>>>>>
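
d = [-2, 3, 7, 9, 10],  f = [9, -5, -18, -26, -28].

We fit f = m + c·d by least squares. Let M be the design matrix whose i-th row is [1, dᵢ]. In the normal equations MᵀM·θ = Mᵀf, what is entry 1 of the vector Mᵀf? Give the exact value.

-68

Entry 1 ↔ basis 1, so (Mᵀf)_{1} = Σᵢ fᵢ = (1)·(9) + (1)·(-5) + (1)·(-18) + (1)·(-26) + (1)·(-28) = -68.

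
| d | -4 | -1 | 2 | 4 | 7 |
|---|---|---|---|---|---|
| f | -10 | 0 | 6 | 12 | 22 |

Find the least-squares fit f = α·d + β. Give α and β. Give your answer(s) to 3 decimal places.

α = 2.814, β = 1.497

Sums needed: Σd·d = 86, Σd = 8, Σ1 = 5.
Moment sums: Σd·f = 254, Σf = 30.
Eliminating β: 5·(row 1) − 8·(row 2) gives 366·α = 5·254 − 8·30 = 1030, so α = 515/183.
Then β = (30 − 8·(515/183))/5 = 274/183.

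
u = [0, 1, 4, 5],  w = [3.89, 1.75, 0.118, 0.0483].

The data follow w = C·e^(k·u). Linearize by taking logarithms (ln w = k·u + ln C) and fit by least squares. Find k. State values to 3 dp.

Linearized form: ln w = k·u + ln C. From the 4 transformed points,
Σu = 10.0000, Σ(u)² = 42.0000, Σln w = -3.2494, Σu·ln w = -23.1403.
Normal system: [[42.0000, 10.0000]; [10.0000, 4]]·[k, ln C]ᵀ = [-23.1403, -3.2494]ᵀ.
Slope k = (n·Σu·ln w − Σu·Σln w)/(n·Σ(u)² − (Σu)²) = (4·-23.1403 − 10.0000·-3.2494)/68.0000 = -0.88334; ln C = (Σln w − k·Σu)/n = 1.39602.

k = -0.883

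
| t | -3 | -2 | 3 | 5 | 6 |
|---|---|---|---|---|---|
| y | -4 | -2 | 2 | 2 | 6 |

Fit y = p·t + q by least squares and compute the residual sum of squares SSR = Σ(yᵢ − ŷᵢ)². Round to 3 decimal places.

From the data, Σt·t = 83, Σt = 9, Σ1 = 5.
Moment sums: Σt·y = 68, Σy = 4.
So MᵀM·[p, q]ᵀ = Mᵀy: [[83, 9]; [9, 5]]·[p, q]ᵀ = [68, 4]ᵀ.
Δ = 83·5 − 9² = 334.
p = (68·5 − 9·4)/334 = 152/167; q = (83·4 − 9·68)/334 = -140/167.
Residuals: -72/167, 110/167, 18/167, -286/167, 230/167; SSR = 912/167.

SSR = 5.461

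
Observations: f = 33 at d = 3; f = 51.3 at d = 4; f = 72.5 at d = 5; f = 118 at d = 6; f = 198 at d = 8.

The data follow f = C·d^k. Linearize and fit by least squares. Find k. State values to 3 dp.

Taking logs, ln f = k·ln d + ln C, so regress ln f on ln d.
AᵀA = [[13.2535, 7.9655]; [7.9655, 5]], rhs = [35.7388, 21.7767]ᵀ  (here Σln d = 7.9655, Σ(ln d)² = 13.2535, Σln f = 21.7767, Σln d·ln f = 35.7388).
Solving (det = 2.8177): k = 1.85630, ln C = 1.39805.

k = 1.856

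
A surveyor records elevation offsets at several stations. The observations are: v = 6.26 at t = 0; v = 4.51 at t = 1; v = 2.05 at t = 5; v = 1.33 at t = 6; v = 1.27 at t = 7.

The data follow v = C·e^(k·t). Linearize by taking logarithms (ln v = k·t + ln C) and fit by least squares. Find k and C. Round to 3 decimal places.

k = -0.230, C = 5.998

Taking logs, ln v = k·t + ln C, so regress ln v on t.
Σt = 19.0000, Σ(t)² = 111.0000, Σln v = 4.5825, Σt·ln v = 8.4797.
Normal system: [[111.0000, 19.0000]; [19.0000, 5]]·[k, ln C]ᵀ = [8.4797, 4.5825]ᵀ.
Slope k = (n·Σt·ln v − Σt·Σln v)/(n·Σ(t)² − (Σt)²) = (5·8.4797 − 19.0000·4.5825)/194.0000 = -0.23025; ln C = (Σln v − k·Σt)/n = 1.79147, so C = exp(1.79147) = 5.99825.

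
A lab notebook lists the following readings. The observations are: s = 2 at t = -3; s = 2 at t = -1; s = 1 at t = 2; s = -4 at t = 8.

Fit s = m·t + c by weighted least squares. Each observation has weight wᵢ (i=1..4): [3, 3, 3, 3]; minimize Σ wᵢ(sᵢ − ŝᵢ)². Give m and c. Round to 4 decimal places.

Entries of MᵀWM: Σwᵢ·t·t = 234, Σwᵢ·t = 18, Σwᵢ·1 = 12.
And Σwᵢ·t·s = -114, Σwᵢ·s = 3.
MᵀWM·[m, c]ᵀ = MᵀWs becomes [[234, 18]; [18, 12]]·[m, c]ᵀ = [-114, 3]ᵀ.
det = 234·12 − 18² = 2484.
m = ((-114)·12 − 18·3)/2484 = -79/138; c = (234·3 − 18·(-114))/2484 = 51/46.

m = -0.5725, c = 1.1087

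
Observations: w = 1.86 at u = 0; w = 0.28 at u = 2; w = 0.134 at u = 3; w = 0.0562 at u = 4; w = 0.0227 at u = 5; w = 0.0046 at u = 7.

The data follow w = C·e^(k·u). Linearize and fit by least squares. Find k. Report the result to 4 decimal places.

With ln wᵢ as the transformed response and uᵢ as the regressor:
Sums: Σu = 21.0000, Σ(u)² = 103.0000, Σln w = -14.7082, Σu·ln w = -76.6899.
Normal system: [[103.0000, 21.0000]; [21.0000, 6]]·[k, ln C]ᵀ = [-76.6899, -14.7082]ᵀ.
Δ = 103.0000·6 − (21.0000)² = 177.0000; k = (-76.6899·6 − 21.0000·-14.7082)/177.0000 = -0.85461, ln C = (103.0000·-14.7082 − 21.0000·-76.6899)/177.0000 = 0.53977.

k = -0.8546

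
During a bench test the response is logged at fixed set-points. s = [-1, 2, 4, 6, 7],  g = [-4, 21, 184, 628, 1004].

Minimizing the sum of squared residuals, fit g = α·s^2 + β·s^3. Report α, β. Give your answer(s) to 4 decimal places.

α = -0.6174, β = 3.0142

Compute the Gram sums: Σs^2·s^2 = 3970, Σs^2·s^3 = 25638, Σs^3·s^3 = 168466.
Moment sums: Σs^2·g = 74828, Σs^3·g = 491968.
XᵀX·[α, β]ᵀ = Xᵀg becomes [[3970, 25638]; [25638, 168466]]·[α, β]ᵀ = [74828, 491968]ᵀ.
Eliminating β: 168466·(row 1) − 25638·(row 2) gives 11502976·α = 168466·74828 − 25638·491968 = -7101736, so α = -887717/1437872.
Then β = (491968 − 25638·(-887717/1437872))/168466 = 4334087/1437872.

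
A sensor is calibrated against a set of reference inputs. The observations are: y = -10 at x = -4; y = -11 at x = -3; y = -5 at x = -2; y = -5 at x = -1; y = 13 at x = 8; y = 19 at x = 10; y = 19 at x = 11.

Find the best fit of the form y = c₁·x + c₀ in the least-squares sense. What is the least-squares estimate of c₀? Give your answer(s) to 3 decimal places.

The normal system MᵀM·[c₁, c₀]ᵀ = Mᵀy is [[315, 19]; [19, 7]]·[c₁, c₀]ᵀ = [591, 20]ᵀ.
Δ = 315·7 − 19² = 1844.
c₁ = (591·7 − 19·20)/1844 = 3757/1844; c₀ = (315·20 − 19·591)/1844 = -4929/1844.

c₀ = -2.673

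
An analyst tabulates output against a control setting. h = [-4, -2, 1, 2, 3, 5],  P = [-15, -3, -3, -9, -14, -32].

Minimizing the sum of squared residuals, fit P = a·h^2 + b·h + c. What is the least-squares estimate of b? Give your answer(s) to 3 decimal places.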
<<<<<
» Your instructions
Would you set down, word for word, the lines from the opening of the entries above through the line with "1.75, 0.118, 0.0483].", both included, and no others?

» Answer box
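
d = [-2, 3, 7, 9, 10],  f = [9, -5, -18, -26, -28].

We fit f = m + c·d by least squares. Let M be the design matrix whose i-th row is [1, dᵢ]. In the normal equations MᵀM·θ = Mᵀf, what is entry 1 of the vector Mᵀf? Give the exact value.

-68

Entry 1 ↔ basis 1, so (Mᵀf)_{1} = Σᵢ fᵢ = (1)·(9) + (1)·(-5) + (1)·(-18) + (1)·(-26) + (1)·(-28) = -68.

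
| d | -4 | -1 | 2 | 4 | 7 |
|---|---|---|---|---|---|
| f | -10 | 0 | 6 | 12 | 22 |

Find the least-squares fit f = α·d + β. Give α and β. Give your answer(s) to 3 decimal places.

α = 2.814, β = 1.497

Sums needed: Σd·d = 86, Σd = 8, Σ1 = 5.
Moment sums: Σd·f = 254, Σf = 30.
Eliminating β: 5·(row 1) − 8·(row 2) gives 366·α = 5·254 − 8·30 = 1030, so α = 515/183.
Then β = (30 − 8·(515/183))/5 = 274/183.

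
u = [0, 1, 4, 5],  w = [3.89, 1.75, 0.118, 0.0483].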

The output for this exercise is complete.